Try it.
Write only the number of lines in the entries that hold the string "length".
(Task material)
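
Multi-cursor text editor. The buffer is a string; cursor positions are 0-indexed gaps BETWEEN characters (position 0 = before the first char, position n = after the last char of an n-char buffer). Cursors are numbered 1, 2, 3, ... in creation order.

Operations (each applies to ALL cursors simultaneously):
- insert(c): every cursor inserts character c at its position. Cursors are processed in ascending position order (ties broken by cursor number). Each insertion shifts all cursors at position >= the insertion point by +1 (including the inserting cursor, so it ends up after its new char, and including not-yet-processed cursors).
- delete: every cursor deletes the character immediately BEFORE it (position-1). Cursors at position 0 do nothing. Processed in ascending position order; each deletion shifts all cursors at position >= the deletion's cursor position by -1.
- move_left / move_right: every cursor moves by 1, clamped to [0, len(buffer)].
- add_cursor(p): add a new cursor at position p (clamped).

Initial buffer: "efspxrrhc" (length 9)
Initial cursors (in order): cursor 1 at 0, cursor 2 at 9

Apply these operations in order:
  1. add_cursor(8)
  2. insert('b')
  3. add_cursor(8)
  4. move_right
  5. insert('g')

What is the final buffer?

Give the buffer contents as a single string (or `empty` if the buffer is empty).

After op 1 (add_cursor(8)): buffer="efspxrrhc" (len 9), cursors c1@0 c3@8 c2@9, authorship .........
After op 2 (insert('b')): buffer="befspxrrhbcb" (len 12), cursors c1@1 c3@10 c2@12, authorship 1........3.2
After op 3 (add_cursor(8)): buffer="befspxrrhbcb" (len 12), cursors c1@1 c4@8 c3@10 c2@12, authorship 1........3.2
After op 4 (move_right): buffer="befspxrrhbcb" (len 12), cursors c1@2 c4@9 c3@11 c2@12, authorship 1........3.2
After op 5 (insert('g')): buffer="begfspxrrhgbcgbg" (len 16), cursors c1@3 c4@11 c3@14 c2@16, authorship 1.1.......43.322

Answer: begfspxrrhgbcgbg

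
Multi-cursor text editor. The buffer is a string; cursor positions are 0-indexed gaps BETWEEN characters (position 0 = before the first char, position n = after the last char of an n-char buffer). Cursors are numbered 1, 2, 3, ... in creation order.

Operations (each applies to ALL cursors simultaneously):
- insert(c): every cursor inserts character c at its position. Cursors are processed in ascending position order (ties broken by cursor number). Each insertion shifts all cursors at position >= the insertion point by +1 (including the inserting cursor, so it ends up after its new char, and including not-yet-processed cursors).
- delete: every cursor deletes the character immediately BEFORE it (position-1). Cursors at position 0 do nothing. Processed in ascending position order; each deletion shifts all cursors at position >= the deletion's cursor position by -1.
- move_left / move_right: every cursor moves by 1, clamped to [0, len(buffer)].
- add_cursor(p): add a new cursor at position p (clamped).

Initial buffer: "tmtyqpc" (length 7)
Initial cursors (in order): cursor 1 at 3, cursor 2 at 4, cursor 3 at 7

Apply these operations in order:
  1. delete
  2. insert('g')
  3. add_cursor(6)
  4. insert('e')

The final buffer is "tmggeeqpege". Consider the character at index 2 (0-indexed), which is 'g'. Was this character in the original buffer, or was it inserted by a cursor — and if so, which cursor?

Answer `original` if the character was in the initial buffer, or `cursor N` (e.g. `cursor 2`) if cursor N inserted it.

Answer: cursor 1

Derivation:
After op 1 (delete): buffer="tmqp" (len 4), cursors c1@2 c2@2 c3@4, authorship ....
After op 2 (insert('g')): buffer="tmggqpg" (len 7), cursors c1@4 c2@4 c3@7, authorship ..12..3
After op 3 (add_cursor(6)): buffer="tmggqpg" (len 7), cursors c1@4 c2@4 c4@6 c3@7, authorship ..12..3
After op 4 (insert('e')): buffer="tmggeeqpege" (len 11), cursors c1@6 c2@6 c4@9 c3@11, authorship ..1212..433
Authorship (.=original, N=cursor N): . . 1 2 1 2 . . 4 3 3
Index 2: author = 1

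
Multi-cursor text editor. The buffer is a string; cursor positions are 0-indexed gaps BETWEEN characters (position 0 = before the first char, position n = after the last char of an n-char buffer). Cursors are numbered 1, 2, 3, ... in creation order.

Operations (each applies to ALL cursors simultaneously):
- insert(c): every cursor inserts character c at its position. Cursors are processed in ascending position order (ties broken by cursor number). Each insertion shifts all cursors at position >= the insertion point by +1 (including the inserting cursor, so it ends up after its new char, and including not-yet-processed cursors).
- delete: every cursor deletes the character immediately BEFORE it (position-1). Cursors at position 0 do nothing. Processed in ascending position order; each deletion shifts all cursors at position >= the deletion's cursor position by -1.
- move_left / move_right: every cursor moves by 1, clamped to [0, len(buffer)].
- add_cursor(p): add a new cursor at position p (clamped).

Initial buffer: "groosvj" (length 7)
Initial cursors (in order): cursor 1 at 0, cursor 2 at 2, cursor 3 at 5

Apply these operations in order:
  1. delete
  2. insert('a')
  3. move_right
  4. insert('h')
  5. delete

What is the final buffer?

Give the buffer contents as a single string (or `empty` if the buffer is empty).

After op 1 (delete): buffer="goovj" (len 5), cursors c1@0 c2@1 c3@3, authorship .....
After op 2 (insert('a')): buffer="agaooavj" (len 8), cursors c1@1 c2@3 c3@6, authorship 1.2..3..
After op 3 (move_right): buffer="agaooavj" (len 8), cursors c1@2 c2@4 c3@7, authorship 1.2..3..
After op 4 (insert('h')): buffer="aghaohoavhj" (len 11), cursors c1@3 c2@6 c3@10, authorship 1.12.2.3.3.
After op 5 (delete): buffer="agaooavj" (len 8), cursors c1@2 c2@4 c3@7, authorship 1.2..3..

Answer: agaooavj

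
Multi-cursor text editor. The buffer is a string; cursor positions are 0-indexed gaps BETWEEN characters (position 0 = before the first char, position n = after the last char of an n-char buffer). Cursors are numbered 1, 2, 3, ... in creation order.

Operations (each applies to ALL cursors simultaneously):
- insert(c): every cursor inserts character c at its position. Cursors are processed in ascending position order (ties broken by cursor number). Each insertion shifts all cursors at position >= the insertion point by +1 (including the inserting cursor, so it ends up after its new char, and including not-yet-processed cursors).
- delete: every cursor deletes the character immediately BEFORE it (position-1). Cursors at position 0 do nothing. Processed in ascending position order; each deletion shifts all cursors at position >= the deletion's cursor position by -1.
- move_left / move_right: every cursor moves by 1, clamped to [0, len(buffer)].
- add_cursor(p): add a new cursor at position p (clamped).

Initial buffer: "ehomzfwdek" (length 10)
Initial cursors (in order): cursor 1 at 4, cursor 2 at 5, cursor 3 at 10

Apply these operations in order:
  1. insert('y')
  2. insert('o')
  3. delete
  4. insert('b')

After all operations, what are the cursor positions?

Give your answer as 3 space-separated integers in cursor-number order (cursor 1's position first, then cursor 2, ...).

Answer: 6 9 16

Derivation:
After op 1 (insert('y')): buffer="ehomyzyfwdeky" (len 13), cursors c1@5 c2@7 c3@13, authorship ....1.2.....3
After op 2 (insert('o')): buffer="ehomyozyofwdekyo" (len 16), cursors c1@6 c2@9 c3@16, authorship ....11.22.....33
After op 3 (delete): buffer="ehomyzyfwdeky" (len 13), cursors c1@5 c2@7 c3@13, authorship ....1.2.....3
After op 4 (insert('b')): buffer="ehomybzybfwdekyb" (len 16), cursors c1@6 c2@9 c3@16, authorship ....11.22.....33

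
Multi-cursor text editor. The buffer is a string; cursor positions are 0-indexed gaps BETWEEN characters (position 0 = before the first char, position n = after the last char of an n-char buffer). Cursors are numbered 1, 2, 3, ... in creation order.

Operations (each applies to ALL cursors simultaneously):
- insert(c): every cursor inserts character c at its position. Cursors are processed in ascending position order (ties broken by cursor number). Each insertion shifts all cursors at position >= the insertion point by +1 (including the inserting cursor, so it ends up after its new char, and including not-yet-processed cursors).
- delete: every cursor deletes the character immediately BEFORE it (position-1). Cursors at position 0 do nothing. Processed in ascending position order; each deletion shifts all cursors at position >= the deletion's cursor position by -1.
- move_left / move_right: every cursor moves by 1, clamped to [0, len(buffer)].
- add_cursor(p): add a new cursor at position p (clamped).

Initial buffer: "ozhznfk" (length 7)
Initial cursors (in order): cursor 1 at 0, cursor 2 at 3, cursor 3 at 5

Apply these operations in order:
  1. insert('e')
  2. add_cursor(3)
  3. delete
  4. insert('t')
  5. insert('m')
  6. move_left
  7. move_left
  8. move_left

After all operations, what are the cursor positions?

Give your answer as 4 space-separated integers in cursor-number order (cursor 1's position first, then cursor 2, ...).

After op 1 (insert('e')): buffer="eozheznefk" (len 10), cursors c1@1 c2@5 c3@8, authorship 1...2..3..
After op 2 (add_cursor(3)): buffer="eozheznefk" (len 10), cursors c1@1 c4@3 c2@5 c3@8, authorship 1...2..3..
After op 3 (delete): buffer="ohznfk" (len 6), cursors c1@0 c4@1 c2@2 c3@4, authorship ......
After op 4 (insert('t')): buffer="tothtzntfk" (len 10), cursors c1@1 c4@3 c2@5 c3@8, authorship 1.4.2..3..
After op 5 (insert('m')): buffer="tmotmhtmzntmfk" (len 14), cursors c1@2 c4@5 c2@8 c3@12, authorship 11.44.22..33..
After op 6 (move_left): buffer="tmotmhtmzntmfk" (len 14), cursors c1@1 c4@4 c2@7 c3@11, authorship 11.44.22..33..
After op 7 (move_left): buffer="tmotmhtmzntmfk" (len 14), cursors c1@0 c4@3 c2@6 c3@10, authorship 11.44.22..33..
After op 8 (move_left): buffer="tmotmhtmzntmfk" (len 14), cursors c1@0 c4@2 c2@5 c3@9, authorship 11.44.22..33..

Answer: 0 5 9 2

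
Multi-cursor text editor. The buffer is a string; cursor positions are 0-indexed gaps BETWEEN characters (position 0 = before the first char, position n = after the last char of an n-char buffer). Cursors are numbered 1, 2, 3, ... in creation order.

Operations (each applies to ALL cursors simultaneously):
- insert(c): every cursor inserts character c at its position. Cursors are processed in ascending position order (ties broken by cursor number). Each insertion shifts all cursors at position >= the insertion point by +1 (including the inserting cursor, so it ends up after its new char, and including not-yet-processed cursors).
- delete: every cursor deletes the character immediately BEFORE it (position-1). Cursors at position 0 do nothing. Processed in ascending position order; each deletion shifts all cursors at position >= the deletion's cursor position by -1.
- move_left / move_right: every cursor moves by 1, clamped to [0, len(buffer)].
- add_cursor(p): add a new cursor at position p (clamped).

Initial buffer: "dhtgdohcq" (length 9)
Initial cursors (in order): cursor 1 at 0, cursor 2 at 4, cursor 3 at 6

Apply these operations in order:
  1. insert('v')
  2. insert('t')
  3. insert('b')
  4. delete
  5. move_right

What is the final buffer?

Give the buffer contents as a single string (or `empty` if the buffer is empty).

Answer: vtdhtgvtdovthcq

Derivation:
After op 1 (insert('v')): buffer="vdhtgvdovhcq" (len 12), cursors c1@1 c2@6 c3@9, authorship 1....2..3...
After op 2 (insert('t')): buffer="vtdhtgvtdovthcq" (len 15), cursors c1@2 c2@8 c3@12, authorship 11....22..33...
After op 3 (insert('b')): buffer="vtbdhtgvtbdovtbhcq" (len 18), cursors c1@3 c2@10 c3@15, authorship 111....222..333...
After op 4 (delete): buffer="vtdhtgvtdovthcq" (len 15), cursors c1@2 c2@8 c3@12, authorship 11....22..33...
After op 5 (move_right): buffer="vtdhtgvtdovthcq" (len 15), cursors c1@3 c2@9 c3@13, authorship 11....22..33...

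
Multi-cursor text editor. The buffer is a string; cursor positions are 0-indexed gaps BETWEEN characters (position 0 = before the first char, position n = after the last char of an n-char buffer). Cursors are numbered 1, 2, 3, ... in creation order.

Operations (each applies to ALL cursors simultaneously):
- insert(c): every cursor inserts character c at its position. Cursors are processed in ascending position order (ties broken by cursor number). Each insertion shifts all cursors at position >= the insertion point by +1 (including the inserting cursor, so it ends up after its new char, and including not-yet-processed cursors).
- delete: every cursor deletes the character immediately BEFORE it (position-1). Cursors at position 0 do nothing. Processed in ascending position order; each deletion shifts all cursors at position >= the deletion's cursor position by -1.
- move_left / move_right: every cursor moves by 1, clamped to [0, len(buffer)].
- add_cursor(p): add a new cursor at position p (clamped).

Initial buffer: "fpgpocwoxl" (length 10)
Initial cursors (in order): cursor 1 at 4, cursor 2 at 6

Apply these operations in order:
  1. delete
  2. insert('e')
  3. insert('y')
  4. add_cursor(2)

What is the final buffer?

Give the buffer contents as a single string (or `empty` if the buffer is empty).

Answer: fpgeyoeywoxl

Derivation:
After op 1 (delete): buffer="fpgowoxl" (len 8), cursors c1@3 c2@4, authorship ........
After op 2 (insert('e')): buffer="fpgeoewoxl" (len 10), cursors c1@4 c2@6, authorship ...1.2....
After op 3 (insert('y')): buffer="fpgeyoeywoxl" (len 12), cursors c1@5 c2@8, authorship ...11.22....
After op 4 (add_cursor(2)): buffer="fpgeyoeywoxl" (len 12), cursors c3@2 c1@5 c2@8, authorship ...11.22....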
(End Task material)
Reply to the task.
7